Dataset entries
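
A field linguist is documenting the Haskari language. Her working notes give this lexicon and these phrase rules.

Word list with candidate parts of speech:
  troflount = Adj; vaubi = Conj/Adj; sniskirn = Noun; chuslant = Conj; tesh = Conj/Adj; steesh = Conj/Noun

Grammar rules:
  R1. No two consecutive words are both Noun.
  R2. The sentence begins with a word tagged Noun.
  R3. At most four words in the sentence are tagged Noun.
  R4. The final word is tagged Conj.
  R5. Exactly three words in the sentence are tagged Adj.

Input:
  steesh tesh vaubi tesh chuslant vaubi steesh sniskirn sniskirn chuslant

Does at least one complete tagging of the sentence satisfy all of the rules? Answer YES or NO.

Candidates per position — 1:steesh {Conj,Noun}; 2:tesh {Conj,Adj}; 3:vaubi {Conj,Adj}; 4:tesh {Conj,Adj}; 5:chuslant {Conj}; 6:vaubi {Conj,Adj}; 7:steesh {Conj,Noun}; 8:sniskirn {Noun}; 9:sniskirn {Noun}; 10:chuslant {Conj}.
Rule 1 cannot be satisfied by any choice of tags from the lexicon.
So there is no consistent tagging.

NO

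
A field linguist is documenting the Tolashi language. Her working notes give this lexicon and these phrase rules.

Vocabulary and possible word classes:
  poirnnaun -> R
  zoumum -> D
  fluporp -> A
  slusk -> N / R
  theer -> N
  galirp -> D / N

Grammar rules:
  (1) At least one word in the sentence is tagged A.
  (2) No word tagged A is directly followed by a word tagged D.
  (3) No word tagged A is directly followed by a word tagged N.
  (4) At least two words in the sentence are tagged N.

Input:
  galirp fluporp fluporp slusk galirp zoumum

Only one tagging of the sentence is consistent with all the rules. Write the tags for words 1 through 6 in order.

N A A R N D

Candidates per position — 1:galirp {D,N}; 2:fluporp {A}; 3:fluporp {A}; 4:slusk {N,R}; 5:galirp {D,N}; 6:zoumum {D}.
At position 4, choosing N makes rule 3 impossible to satisfy; hence R.
At position 5, choosing D makes rule 4 impossible to satisfy; hence N.
At position 1, choosing D makes rule 4 impossible to satisfy; hence N.
The unique satisfying tagging is: N A A R N D.
Verifying each rule — rule 1 ok; rule 2 ok; rule 3 ok; rule 4 ok.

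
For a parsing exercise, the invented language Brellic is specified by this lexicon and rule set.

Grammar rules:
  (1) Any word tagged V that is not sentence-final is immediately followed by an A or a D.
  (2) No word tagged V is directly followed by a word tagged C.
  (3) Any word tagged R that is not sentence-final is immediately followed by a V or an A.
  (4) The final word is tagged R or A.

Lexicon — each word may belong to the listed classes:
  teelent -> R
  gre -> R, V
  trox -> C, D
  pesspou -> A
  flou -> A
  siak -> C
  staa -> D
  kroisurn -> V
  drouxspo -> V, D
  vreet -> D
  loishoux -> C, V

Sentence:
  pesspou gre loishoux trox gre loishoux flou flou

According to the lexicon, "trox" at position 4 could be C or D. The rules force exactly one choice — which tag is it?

D

Candidates per position — 1:pesspou {A}; 2:gre {R,V}; 3:loishoux {C,V}; 4:trox {C,D}; 5:gre {R,V}; 6:loishoux {C,V}; 7:flou {A}; 8:flou {A}.
Position 2: V is ruled out by rule 1; that leaves R.
Position 3: C is ruled out by rule 3; that leaves V.
Position 4: C is ruled out by rule 1; that leaves D.
Position 5: V is ruled out by rule 1; that leaves R.
Position 6: C is ruled out by rule 3; that leaves V.
The only consistent sequence is: A R V D R V A A.
Rule-by-rule: rule 1 ✓; rule 2 ✓; rule 3 ✓; rule 4 ✓.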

* Task to complete:
Write down every record shown above precisely.

* Exercise response:
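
A field linguist is documenting the Haskari language. Her working notes give this lexicon and these phrase rules.

Word list with candidate parts of speech:
  troflount = Adj; vaubi = Conj/Adj; sniskirn = Noun; chuslant = Conj; tesh = Conj/Adj; steesh = Conj/Noun

Grammar rules:
  R1. No two consecutive words are both Noun.
  R2. The sentence begins with a word tagged Noun.
  R3. At most four words in the sentence are tagged Noun.
  R4. The final word is tagged Conj.
  R5. Exactly three words in the sentence are tagged Adj.

Input:
  steesh tesh vaubi tesh chuslant vaubi steesh sniskirn sniskirn chuslant

Does at least one complete tagging of the sentence satisfy all of the rules? Answer YES or NO.

Candidates per position — 1:steesh {Conj,Noun}; 2:tesh {Conj,Adj}; 3:vaubi {Conj,Adj}; 4:tesh {Conj,Adj}; 5:chuslant {Conj}; 6:vaubi {Conj,Adj}; 7:steesh {Conj,Noun}; 8:sniskirn {Noun}; 9:sniskirn {Noun}; 10:chuslant {Conj}.
Rule 1 cannot be satisfied by any choice of tags from the lexicon.
So there is no consistent tagging.

NO

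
A field linguist is documenting the Tolashi language. Her working notes give this lexicon and these phrase rules.

Vocabulary and possible word classes:
  poirnnaun -> R
  zoumum -> D
  fluporp -> A
  slusk -> N / R
  theer -> N
  galirp -> D / N

Grammar rules:
  (1) At least one word in the sentence is tagged A.
  (2) No word tagged A is directly followed by a word tagged D.
  (3) No word tagged A is directly followed by a word tagged N.
  (4) At least two words in the sentence are tagged N.

Input:
  galirp fluporp fluporp slusk galirp zoumum

Only one tagging of the sentence is consistent with all the rules. Write the tags for words 1 through 6 in order.

N A A R N D

Candidates per position — 1:galirp {D,N}; 2:fluporp {A}; 3:fluporp {A}; 4:slusk {N,R}; 5:galirp {D,N}; 6:zoumum {D}.
At position 4, choosing N makes rule 3 impossible to satisfy; hence R.
At position 5, choosing D makes rule 4 impossible to satisfy; hence N.
At position 1, choosing D makes rule 4 impossible to satisfy; hence N.
The unique satisfying tagging is: N A A R N D.
Verifying each rule — rule 1 ok; rule 2 ok; rule 3 ok; rule 4 ok.

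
For a parsing exercise, the invented language Brellic is specified by this lexicon and rule set.

Grammar rules:
  (1) Any word tagged V that is not sentence-final is immediately followed by an A or a D.
  (2) No word tagged V is directly followed by a word tagged C.
  (3) Any word tagged R that is not sentence-final is immediately followed by a V or an A.
  (4) The final word is tagged R or A.

Lexicon — each word may belong to the listed classes:
  teelent -> R
  gre -> R, V
  trox -> C, D
  pesspou -> A
  flou -> A
  siak -> C
  staa -> D
  kroisurn -> V
  drouxspo -> V, D
  vreet -> D
  loishoux -> C, V

Sentence:
  pesspou gre loishoux trox gre loishoux flou flou

According to the lexicon, "trox" at position 4 could be C or D. The rules force exactly one choice — which tag is it?

D

Candidates per position — 1:pesspou {A}; 2:gre {R,V}; 3:loishoux {C,V}; 4:trox {C,D}; 5:gre {R,V}; 6:loishoux {C,V}; 7:flou {A}; 8:flou {A}.
Position 2: V is ruled out by rule 1; that leaves R.
Position 3: C is ruled out by rule 3; that leaves V.
Position 4: C is ruled out by rule 1; that leaves D.
Position 5: V is ruled out by rule 1; that leaves R.
Position 6: C is ruled out by rule 3; that leaves V.
The only consistent sequence is: A R V D R V A A.
Rule-by-rule: rule 1 ✓; rule 2 ✓; rule 3 ✓; rule 4 ✓.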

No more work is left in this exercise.